> **Instructions to follow**
Please restate word for word, and with nothing added, the lines that run from the one holding "Answer: -107759/17021655 ≈ -0.0063307" to the end of the entries below.
------------------------------
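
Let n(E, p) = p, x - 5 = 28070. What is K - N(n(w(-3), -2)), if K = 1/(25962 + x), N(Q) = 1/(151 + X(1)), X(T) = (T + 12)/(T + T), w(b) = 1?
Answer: -107759/17021655 ≈ -0.0063307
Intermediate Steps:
x = 28075 (x = 5 + 28070 = 28075)
X(T) = (12 + T)/(2*T) (X(T) = (12 + T)/((2*T)) = (12 + T)*(1/(2*T)) = (12 + T)/(2*T))
N(Q) = 2/315 (N(Q) = 1/(151 + (1/2)*(12 + 1)/1) = 1/(151 + (1/2)*1*13) = 1/(151 + 13/2) = 1/(315/2) = 2/315)
K = 1/54037 (K = 1/(25962 + 28075) = 1/54037 ≈ 1.8506e-5)
K - N(n(w(-3), -2)) = 1/54037 - 1*2/315 = 1/54037 - 2/315 = -107759/17021655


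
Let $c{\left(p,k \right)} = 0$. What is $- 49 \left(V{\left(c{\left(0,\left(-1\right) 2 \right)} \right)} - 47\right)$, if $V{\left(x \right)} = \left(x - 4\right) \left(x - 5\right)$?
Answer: $1323$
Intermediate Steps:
$V{\left(x \right)} = \left(-5 + x\right) \left(-4 + x\right)$ ($V{\left(x \right)} = \left(-4 + x\right) \left(-5 + x\right) = \left(-5 + x\right) \left(-4 + x\right)$)
$- 49 \left(V{\left(c{\left(0,\left(-1\right) 2 \right)} \right)} - 47\right) = - 49 \left(\left(20 + 0^{2} - 0\right) - 47\right) = - 49 \left(\left(20 + 0 + 0\right) - 47\right) = - 49 \left(20 - 47\right) = \left(-49\right) \left(-27\right) = 1323$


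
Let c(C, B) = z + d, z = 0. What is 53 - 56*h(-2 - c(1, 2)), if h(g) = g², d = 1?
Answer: -451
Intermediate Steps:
c(C, B) = 1 (c(C, B) = 0 + 1 = 1)
53 - 56*h(-2 - c(1, 2)) = 53 - 56*(-2 - 1*1)² = 53 - 56*(-2 - 1)² = 53 - 56*(-3)² = 53 - 56*9 = 53 - 504 = -451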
------------------------------
> **Output of the exercise**
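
Answer: -107759/17021655 ≈ -0.0063307
Intermediate Steps:
x = 28075 (x = 5 + 28070 = 28075)
X(T) = (12 + T)/(2*T) (X(T) = (12 + T)/((2*T)) = (12 + T)*(1/(2*T)) = (12 + T)/(2*T))
N(Q) = 2/315 (N(Q) = 1/(151 + (1/2)*(12 + 1)/1) = 1/(151 + (1/2)*1*13) = 1/(151 + 13/2) = 1/(315/2) = 2/315)
K = 1/54037 (K = 1/(25962 + 28075) = 1/54037 ≈ 1.8506e-5)
K - N(n(w(-3), -2)) = 1/54037 - 1*2/315 = 1/54037 - 2/315 = -107759/17021655


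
Let $c{\left(p,k \right)} = 0$. What is $- 49 \left(V{\left(c{\left(0,\left(-1\right) 2 \right)} \right)} - 47\right)$, if $V{\left(x \right)} = \left(x - 4\right) \left(x - 5\right)$?
Answer: $1323$
Intermediate Steps:
$V{\left(x \right)} = \left(-5 + x\right) \left(-4 + x\right)$ ($V{\left(x \right)} = \left(-4 + x\right) \left(-5 + x\right) = \left(-5 + x\right) \left(-4 + x\right)$)
$- 49 \left(V{\left(c{\left(0,\left(-1\right) 2 \right)} \right)} - 47\right) = - 49 \left(\left(20 + 0^{2} - 0\right) - 47\right) = - 49 \left(\left(20 + 0 + 0\right) - 47\right) = - 49 \left(20 - 47\right) = \left(-49\right) \left(-27\right) = 1323$


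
Let c(C, B) = z + d, z = 0. What is 53 - 56*h(-2 - c(1, 2)), if h(g) = g², d = 1?
Answer: -451
Intermediate Steps:
c(C, B) = 1 (c(C, B) = 0 + 1 = 1)
53 - 56*h(-2 - c(1, 2)) = 53 - 56*(-2 - 1*1)² = 53 - 56*(-2 - 1)² = 53 - 56*(-3)² = 53 - 56*9 = 53 - 504 = -451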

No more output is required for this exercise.